TASK DETAILS: Nothing but a number belongs in the answer: how many lines of the records below contain the string "polynomials".

[Opening SOURCE MATERIAL section]

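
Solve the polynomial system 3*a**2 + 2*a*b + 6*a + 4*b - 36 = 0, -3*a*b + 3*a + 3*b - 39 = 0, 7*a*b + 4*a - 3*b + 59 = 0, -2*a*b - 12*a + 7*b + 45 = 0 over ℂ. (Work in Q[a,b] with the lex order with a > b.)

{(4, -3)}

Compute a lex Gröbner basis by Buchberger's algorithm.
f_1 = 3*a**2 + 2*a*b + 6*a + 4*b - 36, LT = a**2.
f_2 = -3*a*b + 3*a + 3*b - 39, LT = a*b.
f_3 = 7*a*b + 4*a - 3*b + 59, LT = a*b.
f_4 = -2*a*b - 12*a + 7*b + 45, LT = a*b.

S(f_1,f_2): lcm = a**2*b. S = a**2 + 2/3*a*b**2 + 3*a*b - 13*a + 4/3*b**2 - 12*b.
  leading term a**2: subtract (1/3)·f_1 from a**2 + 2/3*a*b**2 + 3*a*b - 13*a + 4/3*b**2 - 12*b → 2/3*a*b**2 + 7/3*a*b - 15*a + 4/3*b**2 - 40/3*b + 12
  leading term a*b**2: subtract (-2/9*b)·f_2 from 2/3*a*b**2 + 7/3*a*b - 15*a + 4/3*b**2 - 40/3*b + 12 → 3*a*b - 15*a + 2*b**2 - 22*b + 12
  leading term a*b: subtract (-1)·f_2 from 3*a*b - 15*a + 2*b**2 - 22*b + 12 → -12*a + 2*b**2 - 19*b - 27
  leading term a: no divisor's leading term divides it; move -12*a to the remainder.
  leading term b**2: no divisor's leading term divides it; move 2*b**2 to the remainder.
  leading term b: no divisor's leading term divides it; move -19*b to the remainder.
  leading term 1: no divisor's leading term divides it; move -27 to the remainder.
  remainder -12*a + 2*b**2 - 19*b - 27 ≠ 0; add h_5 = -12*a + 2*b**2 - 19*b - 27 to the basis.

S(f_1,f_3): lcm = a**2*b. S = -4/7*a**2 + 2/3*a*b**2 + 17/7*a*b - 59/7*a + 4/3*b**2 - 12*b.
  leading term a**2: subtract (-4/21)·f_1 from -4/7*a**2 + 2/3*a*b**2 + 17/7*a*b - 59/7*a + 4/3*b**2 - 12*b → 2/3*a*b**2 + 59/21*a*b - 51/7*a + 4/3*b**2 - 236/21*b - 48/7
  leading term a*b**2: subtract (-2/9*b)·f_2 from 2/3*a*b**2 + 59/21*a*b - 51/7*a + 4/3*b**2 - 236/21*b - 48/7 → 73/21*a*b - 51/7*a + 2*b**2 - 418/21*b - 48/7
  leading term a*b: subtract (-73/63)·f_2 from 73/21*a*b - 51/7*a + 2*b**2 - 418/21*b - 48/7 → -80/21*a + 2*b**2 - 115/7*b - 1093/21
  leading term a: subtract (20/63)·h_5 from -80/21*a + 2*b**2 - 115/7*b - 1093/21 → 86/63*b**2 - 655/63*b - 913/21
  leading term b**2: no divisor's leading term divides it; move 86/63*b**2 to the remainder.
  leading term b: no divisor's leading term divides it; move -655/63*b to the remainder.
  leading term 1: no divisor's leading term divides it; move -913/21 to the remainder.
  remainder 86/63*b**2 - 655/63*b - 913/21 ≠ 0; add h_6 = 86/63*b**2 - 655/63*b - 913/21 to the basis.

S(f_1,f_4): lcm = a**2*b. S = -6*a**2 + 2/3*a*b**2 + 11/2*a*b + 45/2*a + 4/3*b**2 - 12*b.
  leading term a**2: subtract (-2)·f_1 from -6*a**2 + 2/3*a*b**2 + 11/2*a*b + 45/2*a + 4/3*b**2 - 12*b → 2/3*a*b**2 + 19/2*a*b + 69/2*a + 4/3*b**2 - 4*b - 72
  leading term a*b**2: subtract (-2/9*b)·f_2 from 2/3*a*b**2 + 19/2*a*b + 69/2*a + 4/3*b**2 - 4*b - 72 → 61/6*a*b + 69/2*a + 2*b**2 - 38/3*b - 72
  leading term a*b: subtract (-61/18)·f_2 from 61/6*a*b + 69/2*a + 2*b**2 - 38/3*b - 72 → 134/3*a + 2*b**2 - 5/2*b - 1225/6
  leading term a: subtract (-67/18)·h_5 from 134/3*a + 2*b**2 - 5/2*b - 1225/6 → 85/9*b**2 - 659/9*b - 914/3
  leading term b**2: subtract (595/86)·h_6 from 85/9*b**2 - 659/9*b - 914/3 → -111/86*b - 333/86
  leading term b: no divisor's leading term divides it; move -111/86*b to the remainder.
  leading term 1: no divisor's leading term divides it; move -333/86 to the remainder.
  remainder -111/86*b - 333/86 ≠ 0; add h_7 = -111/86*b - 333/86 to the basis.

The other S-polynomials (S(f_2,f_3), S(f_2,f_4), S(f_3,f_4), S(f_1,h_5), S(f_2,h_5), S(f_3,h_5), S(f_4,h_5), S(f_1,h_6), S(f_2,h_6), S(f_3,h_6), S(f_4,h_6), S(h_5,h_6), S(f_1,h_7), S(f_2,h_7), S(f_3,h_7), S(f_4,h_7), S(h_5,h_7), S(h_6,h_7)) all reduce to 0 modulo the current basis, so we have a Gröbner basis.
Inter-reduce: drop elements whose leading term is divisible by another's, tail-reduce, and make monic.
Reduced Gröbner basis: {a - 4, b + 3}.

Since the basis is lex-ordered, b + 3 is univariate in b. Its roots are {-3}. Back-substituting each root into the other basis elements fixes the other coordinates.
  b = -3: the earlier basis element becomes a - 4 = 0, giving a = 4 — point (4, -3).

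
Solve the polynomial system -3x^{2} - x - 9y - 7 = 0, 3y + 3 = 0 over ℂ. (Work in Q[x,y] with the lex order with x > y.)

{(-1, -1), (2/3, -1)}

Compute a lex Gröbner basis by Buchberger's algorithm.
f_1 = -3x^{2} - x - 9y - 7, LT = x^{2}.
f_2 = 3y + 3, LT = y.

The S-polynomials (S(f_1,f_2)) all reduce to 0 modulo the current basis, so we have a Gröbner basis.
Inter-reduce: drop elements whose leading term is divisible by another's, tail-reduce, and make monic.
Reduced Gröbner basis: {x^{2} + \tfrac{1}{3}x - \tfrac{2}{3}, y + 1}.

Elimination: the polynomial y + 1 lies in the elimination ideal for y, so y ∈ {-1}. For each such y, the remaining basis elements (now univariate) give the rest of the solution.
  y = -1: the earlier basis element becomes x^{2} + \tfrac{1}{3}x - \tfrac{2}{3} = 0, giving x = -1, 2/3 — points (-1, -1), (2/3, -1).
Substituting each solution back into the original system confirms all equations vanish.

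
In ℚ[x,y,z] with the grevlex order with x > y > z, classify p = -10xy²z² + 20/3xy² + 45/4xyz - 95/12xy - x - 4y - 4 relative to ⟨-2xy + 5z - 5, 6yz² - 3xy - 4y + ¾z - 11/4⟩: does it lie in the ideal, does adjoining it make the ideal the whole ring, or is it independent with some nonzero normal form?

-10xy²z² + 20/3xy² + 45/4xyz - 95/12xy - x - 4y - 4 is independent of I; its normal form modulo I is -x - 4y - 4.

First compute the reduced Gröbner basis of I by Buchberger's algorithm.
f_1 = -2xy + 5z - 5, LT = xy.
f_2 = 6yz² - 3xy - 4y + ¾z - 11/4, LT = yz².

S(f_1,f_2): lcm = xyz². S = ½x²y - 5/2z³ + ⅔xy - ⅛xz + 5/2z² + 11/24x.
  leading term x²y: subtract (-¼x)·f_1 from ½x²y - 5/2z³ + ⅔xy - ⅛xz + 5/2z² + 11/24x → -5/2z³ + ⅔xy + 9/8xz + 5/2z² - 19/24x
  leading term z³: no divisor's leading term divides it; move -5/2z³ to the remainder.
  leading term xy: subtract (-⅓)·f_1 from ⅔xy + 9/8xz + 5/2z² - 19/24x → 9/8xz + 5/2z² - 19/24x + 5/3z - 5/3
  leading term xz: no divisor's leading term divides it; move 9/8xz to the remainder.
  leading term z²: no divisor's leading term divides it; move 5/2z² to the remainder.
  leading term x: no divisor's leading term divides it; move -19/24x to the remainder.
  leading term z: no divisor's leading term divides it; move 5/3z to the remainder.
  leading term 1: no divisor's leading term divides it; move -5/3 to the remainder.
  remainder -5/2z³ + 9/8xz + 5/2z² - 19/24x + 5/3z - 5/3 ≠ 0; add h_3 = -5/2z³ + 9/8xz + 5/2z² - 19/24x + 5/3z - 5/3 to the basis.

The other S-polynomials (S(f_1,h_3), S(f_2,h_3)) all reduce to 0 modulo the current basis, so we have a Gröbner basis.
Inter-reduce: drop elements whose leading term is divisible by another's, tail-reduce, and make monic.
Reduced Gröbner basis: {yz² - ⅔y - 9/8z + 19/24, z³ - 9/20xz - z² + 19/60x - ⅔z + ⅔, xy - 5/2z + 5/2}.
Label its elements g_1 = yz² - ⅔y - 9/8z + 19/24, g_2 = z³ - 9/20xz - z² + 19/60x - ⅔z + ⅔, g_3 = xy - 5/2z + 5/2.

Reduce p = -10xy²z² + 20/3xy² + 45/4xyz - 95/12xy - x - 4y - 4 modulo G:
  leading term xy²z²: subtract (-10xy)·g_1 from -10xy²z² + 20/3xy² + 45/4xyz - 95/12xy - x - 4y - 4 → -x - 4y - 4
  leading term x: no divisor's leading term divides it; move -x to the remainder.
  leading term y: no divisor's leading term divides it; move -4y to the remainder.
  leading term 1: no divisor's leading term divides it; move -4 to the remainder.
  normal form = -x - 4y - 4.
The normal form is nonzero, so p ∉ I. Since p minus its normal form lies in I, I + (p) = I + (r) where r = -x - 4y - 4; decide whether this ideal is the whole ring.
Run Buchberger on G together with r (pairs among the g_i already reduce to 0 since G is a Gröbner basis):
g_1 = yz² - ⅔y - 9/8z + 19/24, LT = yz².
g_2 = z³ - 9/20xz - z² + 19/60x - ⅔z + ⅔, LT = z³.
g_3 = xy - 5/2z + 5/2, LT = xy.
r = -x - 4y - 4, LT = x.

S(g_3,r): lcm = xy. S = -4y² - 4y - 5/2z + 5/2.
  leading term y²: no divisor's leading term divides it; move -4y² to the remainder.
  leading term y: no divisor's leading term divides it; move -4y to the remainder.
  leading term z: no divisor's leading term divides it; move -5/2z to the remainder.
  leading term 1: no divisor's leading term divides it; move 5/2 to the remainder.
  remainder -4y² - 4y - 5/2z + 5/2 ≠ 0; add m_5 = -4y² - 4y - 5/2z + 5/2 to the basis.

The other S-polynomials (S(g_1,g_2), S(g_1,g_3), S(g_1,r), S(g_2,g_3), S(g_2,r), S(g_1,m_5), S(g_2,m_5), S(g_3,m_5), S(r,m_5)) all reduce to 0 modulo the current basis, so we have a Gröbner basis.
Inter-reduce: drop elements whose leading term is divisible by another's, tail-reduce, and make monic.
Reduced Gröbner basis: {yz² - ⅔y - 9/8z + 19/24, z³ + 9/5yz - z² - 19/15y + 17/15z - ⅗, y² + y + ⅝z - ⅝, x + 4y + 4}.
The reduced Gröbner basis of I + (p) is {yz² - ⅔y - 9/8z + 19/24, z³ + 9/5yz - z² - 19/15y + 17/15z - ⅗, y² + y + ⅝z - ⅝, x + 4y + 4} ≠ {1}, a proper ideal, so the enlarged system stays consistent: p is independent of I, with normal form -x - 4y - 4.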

[Closing SOURCE MATERIAL section]

SOLUTION: 4